++++ AVAILABLE DATA ++++

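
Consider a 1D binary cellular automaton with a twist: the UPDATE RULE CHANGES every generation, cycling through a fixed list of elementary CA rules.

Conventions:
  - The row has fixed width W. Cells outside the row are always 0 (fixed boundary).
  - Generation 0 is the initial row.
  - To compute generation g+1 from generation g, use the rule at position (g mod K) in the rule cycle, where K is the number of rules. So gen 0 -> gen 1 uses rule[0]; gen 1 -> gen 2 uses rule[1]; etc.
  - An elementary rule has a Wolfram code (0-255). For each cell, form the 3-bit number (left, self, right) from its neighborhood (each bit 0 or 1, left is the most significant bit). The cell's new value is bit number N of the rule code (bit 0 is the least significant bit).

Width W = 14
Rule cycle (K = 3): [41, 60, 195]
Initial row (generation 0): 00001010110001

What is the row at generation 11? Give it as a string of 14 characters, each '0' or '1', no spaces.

Answer: 11101011000001

Derivation:
Gen 0: 00001010110001
Gen 1 (rule 41): 11100101100100
Gen 2 (rule 60): 10010111010110
Gen 3 (rule 195): 00100011000010
Gen 4 (rule 41): 10001010011000
Gen 5 (rule 60): 11001111010100
Gen 6 (rule 195): 01010111000001
Gen 7 (rule 41): 00101100011100
Gen 8 (rule 60): 00111010010010
Gen 9 (rule 195): 11011000100100
Gen 10 (rule 41): 10110010000001
Gen 11 (rule 60): 11101011000001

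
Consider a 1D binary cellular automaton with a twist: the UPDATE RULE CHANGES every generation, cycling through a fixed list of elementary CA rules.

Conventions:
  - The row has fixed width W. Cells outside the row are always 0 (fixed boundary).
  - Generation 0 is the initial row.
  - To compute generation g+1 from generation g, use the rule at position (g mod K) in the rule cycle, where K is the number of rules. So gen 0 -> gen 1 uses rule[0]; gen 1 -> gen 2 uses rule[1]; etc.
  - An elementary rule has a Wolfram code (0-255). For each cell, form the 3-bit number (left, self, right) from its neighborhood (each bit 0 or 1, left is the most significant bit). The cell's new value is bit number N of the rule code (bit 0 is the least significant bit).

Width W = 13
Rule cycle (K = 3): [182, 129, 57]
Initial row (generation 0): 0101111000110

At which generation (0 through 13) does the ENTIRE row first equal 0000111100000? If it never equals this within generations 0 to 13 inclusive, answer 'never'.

Gen 0: 0101111000110
Gen 1 (rule 182): 1110110101001
Gen 2 (rule 129): 0100000000000
Gen 3 (rule 57): 0011111111111
Gen 4 (rule 182): 0101111111110
Gen 5 (rule 129): 0000111111100
Gen 6 (rule 57): 1110100000011
Gen 7 (rule 182): 0101110000100
Gen 8 (rule 129): 0000100110001
Gen 9 (rule 57): 1110010101100
Gen 10 (rule 182): 0101111110010
Gen 11 (rule 129): 0000111100000
Gen 12 (rule 57): 1110100011111
Gen 13 (rule 182): 0101110101110

Answer: 11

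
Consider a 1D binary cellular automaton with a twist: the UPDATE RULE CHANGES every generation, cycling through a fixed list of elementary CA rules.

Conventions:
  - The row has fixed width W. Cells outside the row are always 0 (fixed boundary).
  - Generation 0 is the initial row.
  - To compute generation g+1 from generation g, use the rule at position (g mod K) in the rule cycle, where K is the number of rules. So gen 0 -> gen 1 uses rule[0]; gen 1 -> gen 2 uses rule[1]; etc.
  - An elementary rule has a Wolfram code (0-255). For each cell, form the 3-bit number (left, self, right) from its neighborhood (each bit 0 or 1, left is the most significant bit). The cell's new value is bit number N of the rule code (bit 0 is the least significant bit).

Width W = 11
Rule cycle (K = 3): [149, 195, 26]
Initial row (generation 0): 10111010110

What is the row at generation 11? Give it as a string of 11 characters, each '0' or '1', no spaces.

Gen 0: 10111010110
Gen 1 (rule 149): 10010010001
Gen 2 (rule 195): 00100100110
Gen 3 (rule 26): 01011011101
Gen 4 (rule 149): 01000001001
Gen 5 (rule 195): 10011110010
Gen 6 (rule 26): 01110001101
Gen 7 (rule 149): 00101100001
Gen 8 (rule 195): 11000101110
Gen 9 (rule 26): 10101001001
Gen 10 (rule 149): 10101101101
Gen 11 (rule 195): 00000100100

Answer: 00000100100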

++++

◆ YOUR OBJECTIVE
Start to finish, restate the records above word for word.

◆ ANSWER TO THIS PROBLEM
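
Consider a 1D binary cellular automaton with a twist: the UPDATE RULE CHANGES every generation, cycling through a fixed list of elementary CA rules.

Conventions:
  - The row has fixed width W. Cells outside the row are always 0 (fixed boundary).
  - Generation 0 is the initial row.
  - To compute generation g+1 from generation g, use the rule at position (g mod K) in the rule cycle, where K is the number of rules. So gen 0 -> gen 1 uses rule[0]; gen 1 -> gen 2 uses rule[1]; etc.
  - An elementary rule has a Wolfram code (0-255). For each cell, form the 3-bit number (left, self, right) from its neighborhood (each bit 0 or 1, left is the most significant bit). The cell's new value is bit number N of the rule code (bit 0 is the least significant bit).

Width W = 14
Rule cycle (K = 3): [41, 60, 195]
Initial row (generation 0): 00001010110001

What is the row at generation 11? Give it as a string of 14 characters, each '0' or '1', no spaces.

Answer: 11101011000001

Derivation:
Gen 0: 00001010110001
Gen 1 (rule 41): 11100101100100
Gen 2 (rule 60): 10010111010110
Gen 3 (rule 195): 00100011000010
Gen 4 (rule 41): 10001010011000
Gen 5 (rule 60): 11001111010100
Gen 6 (rule 195): 01010111000001
Gen 7 (rule 41): 00101100011100
Gen 8 (rule 60): 00111010010010
Gen 9 (rule 195): 11011000100100
Gen 10 (rule 41): 10110010000001
Gen 11 (rule 60): 11101011000001

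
Consider a 1D binary cellular automaton with a twist: the UPDATE RULE CHANGES every generation, cycling through a fixed list of elementary CA rules.

Conventions:
  - The row has fixed width W. Cells outside the row are always 0 (fixed boundary).
  - Generation 0 is the initial row.
  - To compute generation g+1 from generation g, use the rule at position (g mod K) in the rule cycle, where K is the number of rules. So gen 0 -> gen 1 uses rule[0]; gen 1 -> gen 2 uses rule[1]; etc.
  - An elementary rule has a Wolfram code (0-255). For each cell, form the 3-bit number (left, self, right) from its neighborhood (each bit 0 or 1, left is the most significant bit). The cell's new value is bit number N of the rule code (bit 0 is the least significant bit).

Width W = 13
Rule cycle (K = 3): [182, 129, 57]
Initial row (generation 0): 0101111000110

At which generation (0 through 13) does the ENTIRE row first equal 0000111100000? If it never equals this within generations 0 to 13 inclusive, answer 'never'.

Gen 0: 0101111000110
Gen 1 (rule 182): 1110110101001
Gen 2 (rule 129): 0100000000000
Gen 3 (rule 57): 0011111111111
Gen 4 (rule 182): 0101111111110
Gen 5 (rule 129): 0000111111100
Gen 6 (rule 57): 1110100000011
Gen 7 (rule 182): 0101110000100
Gen 8 (rule 129): 0000100110001
Gen 9 (rule 57): 1110010101100
Gen 10 (rule 182): 0101111110010
Gen 11 (rule 129): 0000111100000
Gen 12 (rule 57): 1110100011111
Gen 13 (rule 182): 0101110101110

Answer: 11

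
Consider a 1D binary cellular automaton with a twist: the UPDATE RULE CHANGES every generation, cycling through a fixed list of elementary CA rules.

Conventions:
  - The row has fixed width W. Cells outside the row are always 0 (fixed boundary).
  - Generation 0 is the initial row.
  - To compute generation g+1 from generation g, use the rule at position (g mod K) in the rule cycle, where K is the number of rules. So gen 0 -> gen 1 uses rule[0]; gen 1 -> gen 2 uses rule[1]; etc.
  - An elementary rule has a Wolfram code (0-255). For each cell, form the 3-bit number (left, self, right) from its neighborhood (each bit 0 or 1, left is the most significant bit). The cell's new value is bit number N of the rule code (bit 0 is the least significant bit).

Width W = 11
Rule cycle (K = 3): [149, 195, 26]
Initial row (generation 0): 10111010110

What is the row at generation 11? Give it as a string of 11 characters, each '0' or '1', no spaces.

Gen 0: 10111010110
Gen 1 (rule 149): 10010010001
Gen 2 (rule 195): 00100100110
Gen 3 (rule 26): 01011011101
Gen 4 (rule 149): 01000001001
Gen 5 (rule 195): 10011110010
Gen 6 (rule 26): 01110001101
Gen 7 (rule 149): 00101100001
Gen 8 (rule 195): 11000101110
Gen 9 (rule 26): 10101001001
Gen 10 (rule 149): 10101101101
Gen 11 (rule 195): 00000100100

Answer: 00000100100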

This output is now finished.